▶ **DIRECTIONS FOR THIS TASK**: The records below hold a stretch from the line with "PexX to occupy its operator." through the line with "IrpX is encoded"; return exactly those lines, ends included, and nothing more.

START DATASET RECORDS

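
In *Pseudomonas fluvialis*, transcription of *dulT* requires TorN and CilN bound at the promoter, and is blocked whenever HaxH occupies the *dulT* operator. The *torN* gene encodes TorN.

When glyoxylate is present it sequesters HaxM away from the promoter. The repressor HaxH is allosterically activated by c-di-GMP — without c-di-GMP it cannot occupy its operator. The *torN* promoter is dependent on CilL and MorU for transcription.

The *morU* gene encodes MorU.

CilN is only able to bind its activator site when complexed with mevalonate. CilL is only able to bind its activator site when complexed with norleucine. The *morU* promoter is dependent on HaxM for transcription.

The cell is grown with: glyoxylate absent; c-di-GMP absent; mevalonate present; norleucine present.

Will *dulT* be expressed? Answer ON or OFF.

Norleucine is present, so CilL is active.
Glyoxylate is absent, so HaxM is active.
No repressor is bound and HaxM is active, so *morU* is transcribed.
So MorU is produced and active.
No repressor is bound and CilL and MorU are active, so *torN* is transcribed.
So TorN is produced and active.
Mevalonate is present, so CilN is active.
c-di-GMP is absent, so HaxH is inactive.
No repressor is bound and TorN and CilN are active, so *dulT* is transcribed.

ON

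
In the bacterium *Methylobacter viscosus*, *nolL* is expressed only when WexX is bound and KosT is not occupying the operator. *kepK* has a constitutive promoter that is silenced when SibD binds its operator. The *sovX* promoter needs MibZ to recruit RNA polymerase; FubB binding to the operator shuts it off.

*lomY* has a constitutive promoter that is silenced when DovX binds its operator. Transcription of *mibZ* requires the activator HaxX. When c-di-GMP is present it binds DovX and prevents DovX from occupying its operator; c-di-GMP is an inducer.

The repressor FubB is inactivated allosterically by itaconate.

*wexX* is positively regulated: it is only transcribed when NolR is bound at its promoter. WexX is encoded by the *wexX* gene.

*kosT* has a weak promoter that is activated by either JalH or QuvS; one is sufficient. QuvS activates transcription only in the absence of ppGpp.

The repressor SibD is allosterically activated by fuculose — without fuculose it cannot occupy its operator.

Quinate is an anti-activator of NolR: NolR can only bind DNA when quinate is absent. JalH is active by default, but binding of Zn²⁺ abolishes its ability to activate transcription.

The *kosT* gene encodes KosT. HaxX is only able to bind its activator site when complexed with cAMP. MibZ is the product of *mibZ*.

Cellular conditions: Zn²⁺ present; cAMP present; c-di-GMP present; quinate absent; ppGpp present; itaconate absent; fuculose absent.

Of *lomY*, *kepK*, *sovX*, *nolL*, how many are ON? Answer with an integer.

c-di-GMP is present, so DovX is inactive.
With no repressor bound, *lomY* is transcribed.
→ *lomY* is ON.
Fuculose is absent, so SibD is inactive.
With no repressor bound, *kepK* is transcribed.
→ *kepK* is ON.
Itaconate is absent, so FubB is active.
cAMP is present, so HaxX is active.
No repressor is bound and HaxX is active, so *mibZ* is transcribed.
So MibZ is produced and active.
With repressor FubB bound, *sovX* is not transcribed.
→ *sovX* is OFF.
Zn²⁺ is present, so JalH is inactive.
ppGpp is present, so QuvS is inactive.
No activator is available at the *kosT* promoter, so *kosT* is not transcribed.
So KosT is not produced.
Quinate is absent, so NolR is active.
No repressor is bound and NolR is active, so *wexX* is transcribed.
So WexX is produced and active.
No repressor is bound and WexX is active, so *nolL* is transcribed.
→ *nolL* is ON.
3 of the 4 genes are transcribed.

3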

END DATASET RECORDS
START DATASET RECORDS

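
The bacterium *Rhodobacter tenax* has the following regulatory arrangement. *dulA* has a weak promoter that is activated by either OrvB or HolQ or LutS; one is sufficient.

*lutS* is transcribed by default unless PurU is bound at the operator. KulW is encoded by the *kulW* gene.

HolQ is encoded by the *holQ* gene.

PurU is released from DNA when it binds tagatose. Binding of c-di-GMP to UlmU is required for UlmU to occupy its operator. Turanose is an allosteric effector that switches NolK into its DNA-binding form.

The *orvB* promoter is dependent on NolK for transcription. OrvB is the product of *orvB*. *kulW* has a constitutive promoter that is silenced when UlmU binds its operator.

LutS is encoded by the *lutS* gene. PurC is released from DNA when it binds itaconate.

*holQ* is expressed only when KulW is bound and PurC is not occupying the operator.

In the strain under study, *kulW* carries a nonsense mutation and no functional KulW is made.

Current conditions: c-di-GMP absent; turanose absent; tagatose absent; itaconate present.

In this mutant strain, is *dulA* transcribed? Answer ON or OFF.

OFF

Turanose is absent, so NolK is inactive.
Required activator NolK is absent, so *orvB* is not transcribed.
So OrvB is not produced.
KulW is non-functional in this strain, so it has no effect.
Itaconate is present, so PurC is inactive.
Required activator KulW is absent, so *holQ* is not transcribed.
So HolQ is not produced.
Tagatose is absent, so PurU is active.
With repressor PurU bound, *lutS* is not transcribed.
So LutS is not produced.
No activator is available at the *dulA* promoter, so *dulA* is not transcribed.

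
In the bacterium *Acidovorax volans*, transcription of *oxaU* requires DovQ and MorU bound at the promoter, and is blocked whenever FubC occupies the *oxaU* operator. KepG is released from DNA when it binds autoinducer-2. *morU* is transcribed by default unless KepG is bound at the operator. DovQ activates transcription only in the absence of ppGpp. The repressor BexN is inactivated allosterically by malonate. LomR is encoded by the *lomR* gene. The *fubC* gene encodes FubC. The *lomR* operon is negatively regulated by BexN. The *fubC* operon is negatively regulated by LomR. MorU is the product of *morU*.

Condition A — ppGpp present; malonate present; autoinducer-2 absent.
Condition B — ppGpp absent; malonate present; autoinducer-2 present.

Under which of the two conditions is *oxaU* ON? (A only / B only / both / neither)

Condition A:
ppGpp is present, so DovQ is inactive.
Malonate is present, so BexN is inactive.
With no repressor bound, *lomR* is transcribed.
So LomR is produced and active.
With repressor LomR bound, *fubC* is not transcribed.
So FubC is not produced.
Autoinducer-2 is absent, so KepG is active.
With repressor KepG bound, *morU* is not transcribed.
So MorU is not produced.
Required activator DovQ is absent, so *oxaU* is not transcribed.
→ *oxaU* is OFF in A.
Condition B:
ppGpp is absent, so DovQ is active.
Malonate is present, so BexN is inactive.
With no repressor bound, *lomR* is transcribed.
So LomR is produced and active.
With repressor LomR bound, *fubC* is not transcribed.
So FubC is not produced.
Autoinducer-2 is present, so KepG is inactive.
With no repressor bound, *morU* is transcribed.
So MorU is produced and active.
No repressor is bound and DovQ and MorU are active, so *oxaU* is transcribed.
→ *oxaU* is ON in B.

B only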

END DATASET RECORDS
START DATASET RECORDS

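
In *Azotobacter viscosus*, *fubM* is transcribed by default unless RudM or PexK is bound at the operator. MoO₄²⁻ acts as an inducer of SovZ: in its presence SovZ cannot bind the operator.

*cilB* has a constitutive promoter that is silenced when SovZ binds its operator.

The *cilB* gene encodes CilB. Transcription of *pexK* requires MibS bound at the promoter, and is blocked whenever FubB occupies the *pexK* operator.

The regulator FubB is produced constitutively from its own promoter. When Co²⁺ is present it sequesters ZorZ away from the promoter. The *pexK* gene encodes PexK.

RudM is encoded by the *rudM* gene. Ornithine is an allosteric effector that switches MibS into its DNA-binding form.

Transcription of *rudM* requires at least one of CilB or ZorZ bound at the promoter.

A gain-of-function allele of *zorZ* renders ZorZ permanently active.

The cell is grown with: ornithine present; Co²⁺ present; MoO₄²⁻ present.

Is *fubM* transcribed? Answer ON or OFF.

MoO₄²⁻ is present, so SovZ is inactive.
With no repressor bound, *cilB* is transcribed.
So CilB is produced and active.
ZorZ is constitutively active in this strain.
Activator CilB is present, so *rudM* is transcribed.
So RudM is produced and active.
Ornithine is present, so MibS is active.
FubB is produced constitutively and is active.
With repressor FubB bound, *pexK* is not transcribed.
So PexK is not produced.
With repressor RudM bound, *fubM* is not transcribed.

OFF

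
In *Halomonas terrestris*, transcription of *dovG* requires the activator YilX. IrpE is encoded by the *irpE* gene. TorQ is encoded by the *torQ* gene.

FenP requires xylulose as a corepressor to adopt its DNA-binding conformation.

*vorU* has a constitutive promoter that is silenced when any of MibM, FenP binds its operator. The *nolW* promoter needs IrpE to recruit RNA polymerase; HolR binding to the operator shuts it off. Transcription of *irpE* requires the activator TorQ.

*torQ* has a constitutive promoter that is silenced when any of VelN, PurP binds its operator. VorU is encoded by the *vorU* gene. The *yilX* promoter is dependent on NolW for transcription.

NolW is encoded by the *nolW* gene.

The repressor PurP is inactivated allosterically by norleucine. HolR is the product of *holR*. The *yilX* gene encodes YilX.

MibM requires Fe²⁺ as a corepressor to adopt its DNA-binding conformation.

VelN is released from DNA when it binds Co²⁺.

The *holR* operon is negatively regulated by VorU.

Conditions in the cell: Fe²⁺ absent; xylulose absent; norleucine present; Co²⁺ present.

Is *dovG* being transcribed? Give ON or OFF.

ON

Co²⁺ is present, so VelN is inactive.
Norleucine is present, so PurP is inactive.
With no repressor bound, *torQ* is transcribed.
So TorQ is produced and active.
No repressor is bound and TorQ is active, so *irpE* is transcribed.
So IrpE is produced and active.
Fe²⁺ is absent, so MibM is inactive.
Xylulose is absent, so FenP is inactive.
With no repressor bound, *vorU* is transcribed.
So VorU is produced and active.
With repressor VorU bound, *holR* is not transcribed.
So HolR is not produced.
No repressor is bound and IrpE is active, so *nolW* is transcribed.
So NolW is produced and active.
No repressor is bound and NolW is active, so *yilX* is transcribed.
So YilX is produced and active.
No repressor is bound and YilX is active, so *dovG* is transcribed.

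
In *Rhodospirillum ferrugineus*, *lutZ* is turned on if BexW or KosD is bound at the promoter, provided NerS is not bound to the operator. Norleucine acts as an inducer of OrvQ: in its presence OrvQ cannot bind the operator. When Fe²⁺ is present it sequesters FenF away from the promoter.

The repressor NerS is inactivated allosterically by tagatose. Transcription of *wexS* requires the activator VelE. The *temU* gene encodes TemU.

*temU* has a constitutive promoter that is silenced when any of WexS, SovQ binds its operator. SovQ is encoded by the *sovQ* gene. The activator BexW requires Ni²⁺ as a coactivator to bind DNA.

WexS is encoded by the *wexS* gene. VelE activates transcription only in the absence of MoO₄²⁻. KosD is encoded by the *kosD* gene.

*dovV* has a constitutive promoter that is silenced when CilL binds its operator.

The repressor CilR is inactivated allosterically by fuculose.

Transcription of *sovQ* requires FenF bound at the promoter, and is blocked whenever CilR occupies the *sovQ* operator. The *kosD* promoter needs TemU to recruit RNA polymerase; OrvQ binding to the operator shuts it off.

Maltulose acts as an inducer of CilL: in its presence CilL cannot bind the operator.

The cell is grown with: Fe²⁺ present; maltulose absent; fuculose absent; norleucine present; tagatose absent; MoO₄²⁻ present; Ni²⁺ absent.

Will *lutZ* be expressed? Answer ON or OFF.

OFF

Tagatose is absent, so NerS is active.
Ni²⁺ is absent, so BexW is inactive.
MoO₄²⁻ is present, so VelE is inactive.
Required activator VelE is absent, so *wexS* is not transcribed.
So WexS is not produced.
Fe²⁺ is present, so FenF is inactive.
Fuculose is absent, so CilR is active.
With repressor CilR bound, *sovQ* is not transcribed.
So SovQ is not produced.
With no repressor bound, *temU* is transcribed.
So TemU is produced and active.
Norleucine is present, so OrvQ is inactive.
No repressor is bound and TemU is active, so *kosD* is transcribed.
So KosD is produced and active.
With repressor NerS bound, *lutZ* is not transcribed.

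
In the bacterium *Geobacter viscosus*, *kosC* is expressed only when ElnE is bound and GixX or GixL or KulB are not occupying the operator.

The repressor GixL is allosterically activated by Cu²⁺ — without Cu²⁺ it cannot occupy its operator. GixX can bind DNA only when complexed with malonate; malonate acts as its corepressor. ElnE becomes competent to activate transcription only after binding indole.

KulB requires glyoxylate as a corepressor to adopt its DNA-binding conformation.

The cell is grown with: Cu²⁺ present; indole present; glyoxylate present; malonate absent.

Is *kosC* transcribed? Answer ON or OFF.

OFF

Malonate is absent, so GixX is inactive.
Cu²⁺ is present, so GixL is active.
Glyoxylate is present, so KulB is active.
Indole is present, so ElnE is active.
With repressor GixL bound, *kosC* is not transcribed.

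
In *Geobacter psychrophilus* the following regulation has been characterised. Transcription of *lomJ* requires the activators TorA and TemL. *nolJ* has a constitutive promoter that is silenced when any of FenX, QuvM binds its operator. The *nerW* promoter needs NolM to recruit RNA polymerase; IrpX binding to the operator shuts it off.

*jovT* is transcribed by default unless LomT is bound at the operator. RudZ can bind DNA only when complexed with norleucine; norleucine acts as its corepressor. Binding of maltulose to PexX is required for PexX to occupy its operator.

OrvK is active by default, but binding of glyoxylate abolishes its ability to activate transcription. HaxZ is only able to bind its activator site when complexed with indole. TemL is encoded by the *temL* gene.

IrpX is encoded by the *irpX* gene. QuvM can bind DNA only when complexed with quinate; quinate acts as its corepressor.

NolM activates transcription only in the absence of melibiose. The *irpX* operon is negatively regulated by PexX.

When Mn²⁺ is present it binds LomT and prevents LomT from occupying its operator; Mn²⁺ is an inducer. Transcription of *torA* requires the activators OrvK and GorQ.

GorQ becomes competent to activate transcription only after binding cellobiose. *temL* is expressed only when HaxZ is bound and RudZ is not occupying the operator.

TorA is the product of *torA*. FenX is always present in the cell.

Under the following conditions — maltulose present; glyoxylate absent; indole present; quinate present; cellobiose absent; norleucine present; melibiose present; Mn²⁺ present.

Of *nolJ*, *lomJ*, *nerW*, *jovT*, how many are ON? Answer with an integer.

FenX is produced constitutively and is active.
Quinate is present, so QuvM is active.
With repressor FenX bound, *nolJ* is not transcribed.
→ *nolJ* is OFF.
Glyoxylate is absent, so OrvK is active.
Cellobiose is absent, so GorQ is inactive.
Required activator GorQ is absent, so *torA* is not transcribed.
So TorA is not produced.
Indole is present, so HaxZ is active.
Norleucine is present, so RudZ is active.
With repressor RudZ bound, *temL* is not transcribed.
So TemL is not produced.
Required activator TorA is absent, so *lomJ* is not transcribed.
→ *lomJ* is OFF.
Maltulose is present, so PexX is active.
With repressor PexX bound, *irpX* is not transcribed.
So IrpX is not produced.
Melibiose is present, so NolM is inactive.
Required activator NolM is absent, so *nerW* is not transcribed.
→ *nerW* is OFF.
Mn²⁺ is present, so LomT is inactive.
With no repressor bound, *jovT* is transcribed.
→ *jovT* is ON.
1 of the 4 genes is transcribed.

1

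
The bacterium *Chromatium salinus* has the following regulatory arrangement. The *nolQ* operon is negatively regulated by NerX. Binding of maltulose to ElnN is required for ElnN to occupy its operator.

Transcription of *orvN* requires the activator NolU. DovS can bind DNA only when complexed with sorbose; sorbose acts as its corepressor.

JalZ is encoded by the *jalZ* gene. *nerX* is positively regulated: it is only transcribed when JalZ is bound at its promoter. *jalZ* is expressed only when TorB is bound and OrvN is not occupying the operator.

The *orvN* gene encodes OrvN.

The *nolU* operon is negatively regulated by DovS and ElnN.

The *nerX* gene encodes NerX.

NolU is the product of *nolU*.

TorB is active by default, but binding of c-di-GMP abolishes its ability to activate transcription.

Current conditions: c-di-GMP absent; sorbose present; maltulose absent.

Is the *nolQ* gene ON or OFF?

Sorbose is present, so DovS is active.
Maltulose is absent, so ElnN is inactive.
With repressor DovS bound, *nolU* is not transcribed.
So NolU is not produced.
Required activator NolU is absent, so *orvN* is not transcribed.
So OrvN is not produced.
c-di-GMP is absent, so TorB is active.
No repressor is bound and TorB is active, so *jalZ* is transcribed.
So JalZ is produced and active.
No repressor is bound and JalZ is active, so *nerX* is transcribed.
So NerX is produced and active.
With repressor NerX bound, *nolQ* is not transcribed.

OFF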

END DATASET RECORDS

▶ **FINISHED EXERCISE**:
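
*jovT* is transcribed by default unless LomT is bound at the operator. RudZ can bind DNA only when complexed with norleucine; norleucine acts as its corepressor. Binding of maltulose to PexX is required for PexX to occupy its operator.

OrvK is active by default, but binding of glyoxylate abolishes its ability to activate transcription. HaxZ is only able to bind its activator site when complexed with indole. TemL is encoded by the *temL* gene.

IrpX is encoded by the *irpX* gene. QuvM can bind DNA only when complexed with quinate; quinate acts as its corepressor.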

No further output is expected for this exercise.